Return the entries below in full. Keep every word as it is.

--- --- ---

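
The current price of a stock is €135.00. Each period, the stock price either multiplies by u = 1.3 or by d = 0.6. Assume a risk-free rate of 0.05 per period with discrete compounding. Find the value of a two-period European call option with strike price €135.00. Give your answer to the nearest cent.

Risk-neutral probability p = (1 + 0.05 − 0.6)/(1.3 − 0.6) = 0.4500/0.7000 = 0.6429
Terminal stock prices: S_uu = 228.2, S_ud = 105.3, S_dd = 48.6
Terminal payoffs (S − K): max(93.15, 0) = 93.15, max(-29.7, 0) = 0, max(-86.4, 0) = 0
Node u (S = 175.5): V_u = 1/1.05·[0.6429·93.1500 + 0.3571·0.0000] = 57.0306
Node d (S = 81): V_d = 1/1.05·[0.6429·0.0000 + 0.3571·0.0000] = 0.0000
Node 0 (S = 135): V_0 = 1/1.05·[0.6429·57.0306 + 0.3571·0.0000] = 34.9167

€34.92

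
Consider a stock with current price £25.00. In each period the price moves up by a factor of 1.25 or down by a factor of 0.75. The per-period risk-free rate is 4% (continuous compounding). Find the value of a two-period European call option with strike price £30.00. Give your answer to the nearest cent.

£2.83

Risk-neutral probability p = (e^0.04 − 0.75)/(1.25 − 0.75) = 0.2908/0.5000 = 0.5816
Terminal stock prices: S_uu = 39.06, S_ud = 23.44, S_dd = 14.06
Terminal payoffs (S − K): max(9.062, 0) = 9.062, max(-6.562, 0) = 0, max(-15.94, 0) = 0
Node u (S = 31.25): V_u = e^(−0.04)·[0.5816·9.0625 + 0.4184·0.0000] = 5.0643
Node d (S = 18.75): V_d = e^(−0.04)·[0.5816·0.0000 + 0.4184·0.0000] = 0.0000
Node 0 (S = 25): V_0 = e^(−0.04)·[0.5816·5.0643 + 0.4184·0.0000] = 2.8300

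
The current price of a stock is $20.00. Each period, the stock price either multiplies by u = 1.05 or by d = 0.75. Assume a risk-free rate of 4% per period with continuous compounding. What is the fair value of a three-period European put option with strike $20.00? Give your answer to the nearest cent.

Risk-neutral probability p = (e^0.04 − 0.75)/(1.05 − 0.75) = 0.2908/0.3000 = 0.9694
Terminal stock prices: S_uuu = 23.15, S_uud = 16.54, S_udd = 11.81, S_ddd = 8.438
Terminal payoffs (K − S): max(-3.153, 0) = 0, max(3.462, 0) = 3.462, max(8.188, 0) = 8.188, max(11.56, 0) = 11.56
Node uu (S = 22.05): V_uu = e^(−0.04)·[0.9694·0.0000 + 0.0306·3.4625] = 0.1019
Node ud (S = 15.75): V_ud = e^(−0.04)·[0.9694·3.4625 + 0.0306·8.1875] = 3.4658
Node dd (S = 11.25): V_dd = e^(−0.04)·[0.9694·8.1875 + 0.0306·11.5625] = 7.9658
Node u (S = 21): V_u = e^(−0.04)·[0.9694·0.1019 + 0.0306·3.4658] = 0.1969
Node d (S = 15): V_d = e^(−0.04)·[0.9694·3.4658 + 0.0306·7.9658] = 3.4623
Node 0 (S = 20): V_0 = e^(−0.04)·[0.9694·0.1969 + 0.0306·3.4623] = 0.2853

$0.29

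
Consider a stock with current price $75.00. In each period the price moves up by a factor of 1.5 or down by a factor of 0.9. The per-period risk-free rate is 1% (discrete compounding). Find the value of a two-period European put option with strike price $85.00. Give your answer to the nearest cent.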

--- --- ---

• Written solution:
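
The current price of a stock is €135.00. Each period, the stock price either multiplies by u = 1.3 or by d = 0.6. Assume a risk-free rate of 0.05 per period with discrete compounding. Find the value of a two-period European call option with strike price €135.00. Give your answer to the nearest cent.

Risk-neutral probability p = (1 + 0.05 − 0.6)/(1.3 − 0.6) = 0.4500/0.7000 = 0.6429
Terminal stock prices: S_uu = 228.2, S_ud = 105.3, S_dd = 48.6
Terminal payoffs (S − K): max(93.15, 0) = 93.15, max(-29.7, 0) = 0, max(-86.4, 0) = 0
Node u (S = 175.5): V_u = 1/1.05·[0.6429·93.1500 + 0.3571·0.0000] = 57.0306
Node d (S = 81): V_d = 1/1.05·[0.6429·0.0000 + 0.3571·0.0000] = 0.0000
Node 0 (S = 135): V_0 = 1/1.05·[0.6429·57.0306 + 0.3571·0.0000] = 34.9167

€34.92

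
Consider a stock with current price £25.00. In each period the price moves up by a factor of 1.25 or down by a factor of 0.75. The per-period risk-free rate is 4% (continuous compounding). Find the value of a two-period European call option with strike price £30.00. Give your answer to the nearest cent.

£2.83

Risk-neutral probability p = (e^0.04 − 0.75)/(1.25 − 0.75) = 0.2908/0.5000 = 0.5816
Terminal stock prices: S_uu = 39.06, S_ud = 23.44, S_dd = 14.06
Terminal payoffs (S − K): max(9.062, 0) = 9.062, max(-6.562, 0) = 0, max(-15.94, 0) = 0
Node u (S = 31.25): V_u = e^(−0.04)·[0.5816·9.0625 + 0.4184·0.0000] = 5.0643
Node d (S = 18.75): V_d = e^(−0.04)·[0.5816·0.0000 + 0.4184·0.0000] = 0.0000
Node 0 (S = 25): V_0 = e^(−0.04)·[0.5816·5.0643 + 0.4184·0.0000] = 2.8300

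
The current price of a stock is $20.00. Each period, the stock price either multiplies by u = 1.05 or by d = 0.75. Assume a risk-free rate of 4% per period with continuous compounding. What is the fair value of a three-period European put option with strike $20.00? Give your answer to the nearest cent.

Risk-neutral probability p = (e^0.04 − 0.75)/(1.05 − 0.75) = 0.2908/0.3000 = 0.9694
Terminal stock prices: S_uuu = 23.15, S_uud = 16.54, S_udd = 11.81, S_ddd = 8.438
Terminal payoffs (K − S): max(-3.153, 0) = 0, max(3.462, 0) = 3.462, max(8.188, 0) = 8.188, max(11.56, 0) = 11.56
Node uu (S = 22.05): V_uu = e^(−0.04)·[0.9694·0.0000 + 0.0306·3.4625] = 0.1019
Node ud (S = 15.75): V_ud = e^(−0.04)·[0.9694·3.4625 + 0.0306·8.1875] = 3.4658
Node dd (S = 11.25): V_dd = e^(−0.04)·[0.9694·8.1875 + 0.0306·11.5625] = 7.9658
Node u (S = 21): V_u = e^(−0.04)·[0.9694·0.1019 + 0.0306·3.4658] = 0.1969
Node d (S = 15): V_d = e^(−0.04)·[0.9694·3.4658 + 0.0306·7.9658] = 3.4623
Node 0 (S = 20): V_0 = e^(−0.04)·[0.9694·0.1969 + 0.0306·3.4623] = 0.2853

$0.29

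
Consider a stock with current price $75.00. In each period the price moves up by a factor of 1.5 or down by a factor of 0.9. The per-period risk-free rate is 1% (discrete compounding). Find the value of a two-period European put option with strike price $85.00. Give your answer to the nearest cent.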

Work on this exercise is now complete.